**REQUIRED ACTION:**
Your answer should be the lines below from the one with "A 3.2 m × 4.6" to the one with "A 5.8 m thick", both included, given again exactly and with nothing added.

**INFORMATION PROVIDED:**

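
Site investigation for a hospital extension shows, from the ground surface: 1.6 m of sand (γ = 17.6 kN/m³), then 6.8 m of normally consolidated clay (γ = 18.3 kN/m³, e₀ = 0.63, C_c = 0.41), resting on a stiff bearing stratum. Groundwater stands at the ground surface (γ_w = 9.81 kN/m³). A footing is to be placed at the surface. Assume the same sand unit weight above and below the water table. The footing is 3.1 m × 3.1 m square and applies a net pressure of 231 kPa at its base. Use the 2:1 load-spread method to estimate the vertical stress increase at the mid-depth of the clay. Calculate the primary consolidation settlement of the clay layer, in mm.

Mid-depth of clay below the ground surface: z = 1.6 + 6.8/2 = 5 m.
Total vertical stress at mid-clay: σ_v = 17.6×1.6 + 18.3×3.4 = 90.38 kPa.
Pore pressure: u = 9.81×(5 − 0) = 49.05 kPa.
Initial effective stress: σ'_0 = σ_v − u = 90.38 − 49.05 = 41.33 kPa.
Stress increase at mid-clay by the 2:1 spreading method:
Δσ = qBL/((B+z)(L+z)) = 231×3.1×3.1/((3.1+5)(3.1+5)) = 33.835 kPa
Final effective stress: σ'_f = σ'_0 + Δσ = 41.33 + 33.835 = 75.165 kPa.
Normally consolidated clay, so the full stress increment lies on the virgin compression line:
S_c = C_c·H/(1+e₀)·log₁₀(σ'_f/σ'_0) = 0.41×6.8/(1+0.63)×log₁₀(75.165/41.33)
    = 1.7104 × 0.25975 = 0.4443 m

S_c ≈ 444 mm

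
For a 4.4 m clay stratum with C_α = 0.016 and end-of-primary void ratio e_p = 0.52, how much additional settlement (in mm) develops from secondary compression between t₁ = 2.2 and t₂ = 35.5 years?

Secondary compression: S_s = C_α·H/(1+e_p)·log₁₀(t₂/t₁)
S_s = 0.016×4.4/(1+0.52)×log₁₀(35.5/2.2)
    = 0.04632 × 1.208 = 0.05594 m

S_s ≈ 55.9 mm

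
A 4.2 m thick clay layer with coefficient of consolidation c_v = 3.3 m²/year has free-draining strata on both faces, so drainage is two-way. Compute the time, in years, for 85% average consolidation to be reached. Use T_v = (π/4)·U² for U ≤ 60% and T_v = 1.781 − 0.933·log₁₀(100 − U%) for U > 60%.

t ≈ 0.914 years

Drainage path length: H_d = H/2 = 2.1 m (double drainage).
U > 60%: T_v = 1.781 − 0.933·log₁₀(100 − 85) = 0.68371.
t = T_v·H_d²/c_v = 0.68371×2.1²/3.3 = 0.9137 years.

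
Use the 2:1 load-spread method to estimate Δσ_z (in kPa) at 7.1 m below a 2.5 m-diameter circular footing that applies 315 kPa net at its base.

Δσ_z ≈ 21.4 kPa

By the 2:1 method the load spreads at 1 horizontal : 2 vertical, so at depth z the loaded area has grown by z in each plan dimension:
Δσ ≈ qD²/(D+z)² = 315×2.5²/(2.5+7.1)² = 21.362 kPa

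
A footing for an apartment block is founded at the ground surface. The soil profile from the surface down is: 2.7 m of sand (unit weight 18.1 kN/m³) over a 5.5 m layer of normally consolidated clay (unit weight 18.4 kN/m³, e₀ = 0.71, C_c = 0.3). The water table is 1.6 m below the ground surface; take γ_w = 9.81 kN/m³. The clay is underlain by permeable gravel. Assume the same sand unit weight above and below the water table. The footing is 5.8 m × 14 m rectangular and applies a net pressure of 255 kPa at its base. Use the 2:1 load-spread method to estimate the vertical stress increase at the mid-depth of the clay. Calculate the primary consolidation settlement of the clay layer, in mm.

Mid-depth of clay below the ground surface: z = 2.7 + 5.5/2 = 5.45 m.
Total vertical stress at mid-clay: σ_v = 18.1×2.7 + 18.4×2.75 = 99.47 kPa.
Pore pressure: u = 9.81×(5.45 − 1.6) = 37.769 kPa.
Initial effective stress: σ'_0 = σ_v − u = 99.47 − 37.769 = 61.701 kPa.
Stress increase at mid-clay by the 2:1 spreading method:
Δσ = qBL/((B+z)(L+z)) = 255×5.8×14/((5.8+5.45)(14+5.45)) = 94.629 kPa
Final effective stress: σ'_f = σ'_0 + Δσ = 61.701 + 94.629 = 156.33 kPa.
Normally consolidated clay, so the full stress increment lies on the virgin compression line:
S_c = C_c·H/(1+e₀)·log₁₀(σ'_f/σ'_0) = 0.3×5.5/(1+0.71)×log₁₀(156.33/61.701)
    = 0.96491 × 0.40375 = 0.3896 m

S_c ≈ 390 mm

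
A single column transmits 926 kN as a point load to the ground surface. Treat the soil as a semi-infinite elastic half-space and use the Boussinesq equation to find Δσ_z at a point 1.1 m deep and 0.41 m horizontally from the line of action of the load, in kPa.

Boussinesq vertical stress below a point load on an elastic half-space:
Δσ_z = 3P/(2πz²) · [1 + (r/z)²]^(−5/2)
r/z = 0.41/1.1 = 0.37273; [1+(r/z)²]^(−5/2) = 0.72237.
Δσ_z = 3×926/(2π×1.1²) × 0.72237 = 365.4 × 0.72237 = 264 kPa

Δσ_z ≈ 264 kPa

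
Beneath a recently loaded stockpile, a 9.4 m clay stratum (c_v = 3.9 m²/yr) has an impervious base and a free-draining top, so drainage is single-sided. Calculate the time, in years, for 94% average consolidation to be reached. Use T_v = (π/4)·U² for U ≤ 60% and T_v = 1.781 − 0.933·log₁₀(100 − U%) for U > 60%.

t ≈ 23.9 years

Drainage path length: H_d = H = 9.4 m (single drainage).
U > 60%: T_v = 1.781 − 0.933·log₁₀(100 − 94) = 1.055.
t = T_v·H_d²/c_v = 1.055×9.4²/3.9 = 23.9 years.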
...
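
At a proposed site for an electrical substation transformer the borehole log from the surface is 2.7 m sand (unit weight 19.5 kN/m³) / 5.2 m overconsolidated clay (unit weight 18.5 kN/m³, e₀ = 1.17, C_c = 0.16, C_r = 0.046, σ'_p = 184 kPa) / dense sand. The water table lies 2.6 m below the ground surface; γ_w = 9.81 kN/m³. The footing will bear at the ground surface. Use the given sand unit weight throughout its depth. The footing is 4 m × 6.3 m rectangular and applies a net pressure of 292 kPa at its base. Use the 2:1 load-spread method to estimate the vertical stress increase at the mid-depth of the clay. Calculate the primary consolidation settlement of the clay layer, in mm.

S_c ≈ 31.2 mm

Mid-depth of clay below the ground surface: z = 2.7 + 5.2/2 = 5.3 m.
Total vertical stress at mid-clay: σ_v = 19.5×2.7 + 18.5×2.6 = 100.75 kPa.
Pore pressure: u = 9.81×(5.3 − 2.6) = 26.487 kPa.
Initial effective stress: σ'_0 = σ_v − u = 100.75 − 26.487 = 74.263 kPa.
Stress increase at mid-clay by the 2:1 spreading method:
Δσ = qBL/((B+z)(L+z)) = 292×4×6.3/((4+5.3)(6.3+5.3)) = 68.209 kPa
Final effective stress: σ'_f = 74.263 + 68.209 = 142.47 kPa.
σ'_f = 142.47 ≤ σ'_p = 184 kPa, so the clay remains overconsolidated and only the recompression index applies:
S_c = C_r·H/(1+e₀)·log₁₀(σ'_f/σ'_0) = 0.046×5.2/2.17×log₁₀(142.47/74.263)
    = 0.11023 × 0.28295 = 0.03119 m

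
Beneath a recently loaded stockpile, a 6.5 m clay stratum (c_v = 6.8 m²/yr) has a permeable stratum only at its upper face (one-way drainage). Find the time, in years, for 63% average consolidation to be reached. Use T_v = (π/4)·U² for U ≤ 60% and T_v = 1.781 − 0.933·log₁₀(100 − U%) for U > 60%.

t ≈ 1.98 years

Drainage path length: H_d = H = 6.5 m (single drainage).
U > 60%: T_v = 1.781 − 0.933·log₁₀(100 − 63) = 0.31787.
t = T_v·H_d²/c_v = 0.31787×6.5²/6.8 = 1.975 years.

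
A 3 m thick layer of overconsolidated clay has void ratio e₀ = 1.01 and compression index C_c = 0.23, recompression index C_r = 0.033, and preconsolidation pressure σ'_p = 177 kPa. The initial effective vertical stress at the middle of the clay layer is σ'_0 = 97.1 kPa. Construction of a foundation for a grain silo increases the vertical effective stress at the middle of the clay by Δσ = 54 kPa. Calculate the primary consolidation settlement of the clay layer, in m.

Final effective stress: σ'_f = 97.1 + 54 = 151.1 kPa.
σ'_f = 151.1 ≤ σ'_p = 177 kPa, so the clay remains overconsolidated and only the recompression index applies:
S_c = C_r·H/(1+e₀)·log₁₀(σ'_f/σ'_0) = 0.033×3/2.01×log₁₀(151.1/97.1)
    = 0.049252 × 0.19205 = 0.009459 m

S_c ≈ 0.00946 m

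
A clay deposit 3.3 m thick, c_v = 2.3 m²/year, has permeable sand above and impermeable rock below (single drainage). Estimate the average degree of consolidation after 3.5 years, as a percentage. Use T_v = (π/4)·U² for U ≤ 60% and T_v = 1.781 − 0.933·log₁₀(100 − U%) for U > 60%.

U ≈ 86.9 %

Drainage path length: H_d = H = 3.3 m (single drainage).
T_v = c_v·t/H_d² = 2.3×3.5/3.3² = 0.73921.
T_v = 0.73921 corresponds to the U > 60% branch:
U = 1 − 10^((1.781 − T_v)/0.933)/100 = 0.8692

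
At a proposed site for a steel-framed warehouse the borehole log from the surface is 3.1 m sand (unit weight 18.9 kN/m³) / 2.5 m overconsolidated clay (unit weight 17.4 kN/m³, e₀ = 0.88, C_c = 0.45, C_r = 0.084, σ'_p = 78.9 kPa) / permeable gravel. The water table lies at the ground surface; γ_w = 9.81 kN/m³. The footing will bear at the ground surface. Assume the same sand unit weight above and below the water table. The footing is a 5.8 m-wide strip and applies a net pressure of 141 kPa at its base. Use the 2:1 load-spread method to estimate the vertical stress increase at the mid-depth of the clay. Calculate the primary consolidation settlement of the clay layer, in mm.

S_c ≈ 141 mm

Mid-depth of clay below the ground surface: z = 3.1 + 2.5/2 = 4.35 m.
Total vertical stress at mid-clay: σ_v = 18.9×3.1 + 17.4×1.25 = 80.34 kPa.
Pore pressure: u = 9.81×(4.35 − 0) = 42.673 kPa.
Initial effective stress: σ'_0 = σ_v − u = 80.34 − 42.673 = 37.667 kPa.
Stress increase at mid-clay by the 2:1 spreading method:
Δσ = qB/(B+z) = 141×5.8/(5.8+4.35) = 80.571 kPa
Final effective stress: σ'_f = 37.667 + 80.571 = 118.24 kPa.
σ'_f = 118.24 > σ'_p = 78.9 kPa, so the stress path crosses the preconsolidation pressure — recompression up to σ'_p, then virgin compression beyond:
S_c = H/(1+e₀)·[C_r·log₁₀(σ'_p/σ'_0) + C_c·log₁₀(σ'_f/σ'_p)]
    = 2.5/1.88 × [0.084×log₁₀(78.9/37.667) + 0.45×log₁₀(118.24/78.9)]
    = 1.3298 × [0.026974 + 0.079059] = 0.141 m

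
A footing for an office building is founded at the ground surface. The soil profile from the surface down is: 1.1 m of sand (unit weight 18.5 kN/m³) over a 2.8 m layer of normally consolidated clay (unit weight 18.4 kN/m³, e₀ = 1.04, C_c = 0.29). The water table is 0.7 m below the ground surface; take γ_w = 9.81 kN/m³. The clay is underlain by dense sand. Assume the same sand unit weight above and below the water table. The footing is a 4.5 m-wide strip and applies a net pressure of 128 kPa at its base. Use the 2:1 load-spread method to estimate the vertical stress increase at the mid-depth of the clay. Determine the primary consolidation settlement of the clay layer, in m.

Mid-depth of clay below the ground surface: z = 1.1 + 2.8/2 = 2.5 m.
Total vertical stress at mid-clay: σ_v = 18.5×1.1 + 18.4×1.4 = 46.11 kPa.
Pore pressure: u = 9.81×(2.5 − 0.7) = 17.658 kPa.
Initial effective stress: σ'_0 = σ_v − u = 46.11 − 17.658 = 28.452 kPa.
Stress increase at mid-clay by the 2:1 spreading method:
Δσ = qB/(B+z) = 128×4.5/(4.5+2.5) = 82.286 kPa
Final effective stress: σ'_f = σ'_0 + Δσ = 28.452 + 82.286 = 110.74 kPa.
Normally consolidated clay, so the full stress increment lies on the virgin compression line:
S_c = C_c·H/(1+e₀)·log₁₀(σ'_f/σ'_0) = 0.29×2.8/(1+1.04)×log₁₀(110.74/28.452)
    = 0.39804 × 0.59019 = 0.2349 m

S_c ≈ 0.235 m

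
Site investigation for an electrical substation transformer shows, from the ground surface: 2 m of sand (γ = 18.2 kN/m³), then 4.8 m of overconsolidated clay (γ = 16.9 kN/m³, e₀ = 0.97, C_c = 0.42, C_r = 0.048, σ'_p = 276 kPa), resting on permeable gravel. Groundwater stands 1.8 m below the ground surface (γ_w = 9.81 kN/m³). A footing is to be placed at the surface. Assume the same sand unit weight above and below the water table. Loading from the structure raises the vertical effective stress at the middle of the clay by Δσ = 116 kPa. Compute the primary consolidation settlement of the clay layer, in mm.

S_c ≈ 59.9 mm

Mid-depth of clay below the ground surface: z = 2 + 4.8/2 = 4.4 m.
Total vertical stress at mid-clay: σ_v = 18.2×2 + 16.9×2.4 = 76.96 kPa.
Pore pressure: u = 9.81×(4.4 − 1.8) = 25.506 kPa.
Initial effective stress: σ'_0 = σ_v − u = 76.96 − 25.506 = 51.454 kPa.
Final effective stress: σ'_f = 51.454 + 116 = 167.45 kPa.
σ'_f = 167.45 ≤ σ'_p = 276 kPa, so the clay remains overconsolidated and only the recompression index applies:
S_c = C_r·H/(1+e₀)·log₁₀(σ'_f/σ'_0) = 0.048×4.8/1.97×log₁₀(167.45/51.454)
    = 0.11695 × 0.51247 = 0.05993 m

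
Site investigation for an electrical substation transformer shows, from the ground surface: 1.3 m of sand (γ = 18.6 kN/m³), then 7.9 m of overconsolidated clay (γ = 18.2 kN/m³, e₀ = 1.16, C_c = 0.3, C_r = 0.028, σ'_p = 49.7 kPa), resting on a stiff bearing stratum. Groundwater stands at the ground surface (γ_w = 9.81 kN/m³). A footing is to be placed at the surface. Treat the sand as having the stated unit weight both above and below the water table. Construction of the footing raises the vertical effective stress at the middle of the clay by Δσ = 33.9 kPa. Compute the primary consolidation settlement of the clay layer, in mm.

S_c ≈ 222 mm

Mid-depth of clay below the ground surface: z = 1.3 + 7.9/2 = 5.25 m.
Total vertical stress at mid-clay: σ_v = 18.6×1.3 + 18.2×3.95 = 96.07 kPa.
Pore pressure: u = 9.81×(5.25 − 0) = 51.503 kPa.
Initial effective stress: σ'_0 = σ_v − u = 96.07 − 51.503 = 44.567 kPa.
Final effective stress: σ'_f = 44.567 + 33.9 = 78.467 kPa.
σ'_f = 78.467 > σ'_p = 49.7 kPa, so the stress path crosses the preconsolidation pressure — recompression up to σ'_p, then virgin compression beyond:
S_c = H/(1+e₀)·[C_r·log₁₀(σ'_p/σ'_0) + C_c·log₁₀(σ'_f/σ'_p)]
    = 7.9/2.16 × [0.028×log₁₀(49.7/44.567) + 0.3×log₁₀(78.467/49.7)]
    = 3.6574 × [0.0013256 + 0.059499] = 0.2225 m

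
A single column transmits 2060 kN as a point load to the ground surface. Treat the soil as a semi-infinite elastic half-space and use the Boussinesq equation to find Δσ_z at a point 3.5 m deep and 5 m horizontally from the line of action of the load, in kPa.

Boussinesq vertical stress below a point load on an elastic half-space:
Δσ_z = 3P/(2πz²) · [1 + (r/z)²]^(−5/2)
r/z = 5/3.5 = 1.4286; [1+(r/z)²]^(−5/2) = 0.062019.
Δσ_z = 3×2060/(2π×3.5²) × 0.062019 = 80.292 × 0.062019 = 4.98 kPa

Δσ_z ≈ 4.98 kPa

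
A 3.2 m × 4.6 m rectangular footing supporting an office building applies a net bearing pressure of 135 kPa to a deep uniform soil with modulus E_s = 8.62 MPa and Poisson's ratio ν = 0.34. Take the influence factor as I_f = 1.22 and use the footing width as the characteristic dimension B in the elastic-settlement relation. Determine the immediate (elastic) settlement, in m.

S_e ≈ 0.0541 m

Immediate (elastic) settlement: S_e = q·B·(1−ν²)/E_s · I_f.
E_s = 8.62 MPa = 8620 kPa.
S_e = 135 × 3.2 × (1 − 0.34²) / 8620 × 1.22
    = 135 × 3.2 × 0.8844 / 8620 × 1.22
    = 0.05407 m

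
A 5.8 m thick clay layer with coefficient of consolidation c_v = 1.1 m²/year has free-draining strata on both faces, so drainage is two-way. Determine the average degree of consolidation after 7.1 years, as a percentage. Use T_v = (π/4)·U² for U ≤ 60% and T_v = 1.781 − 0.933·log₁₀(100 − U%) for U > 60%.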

**THE COMPLETED TASK:**
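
A 3.2 m × 4.6 m rectangular footing supporting an office building applies a net bearing pressure of 135 kPa to a deep uniform soil with modulus E_s = 8.62 MPa and Poisson's ratio ν = 0.34. Take the influence factor as I_f = 1.22 and use the footing width as the characteristic dimension B in the elastic-settlement relation. Determine the immediate (elastic) settlement, in m.

S_e ≈ 0.0541 m

Immediate (elastic) settlement: S_e = q·B·(1−ν²)/E_s · I_f.
E_s = 8.62 MPa = 8620 kPa.
S_e = 135 × 3.2 × (1 − 0.34²) / 8620 × 1.22
    = 135 × 3.2 × 0.8844 / 8620 × 1.22
    = 0.05407 m

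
A 5.8 m thick clay layer with coefficient of consolidation c_v = 1.1 m²/year has free-draining strata on both faces, so drainage is two-way. Determine the average degree of consolidation after 7.1 years, as a percentage. Use T_v = (π/4)·U² for U ≤ 60% and T_v = 1.781 − 0.933·log₁₀(100 − U%) for U > 60%.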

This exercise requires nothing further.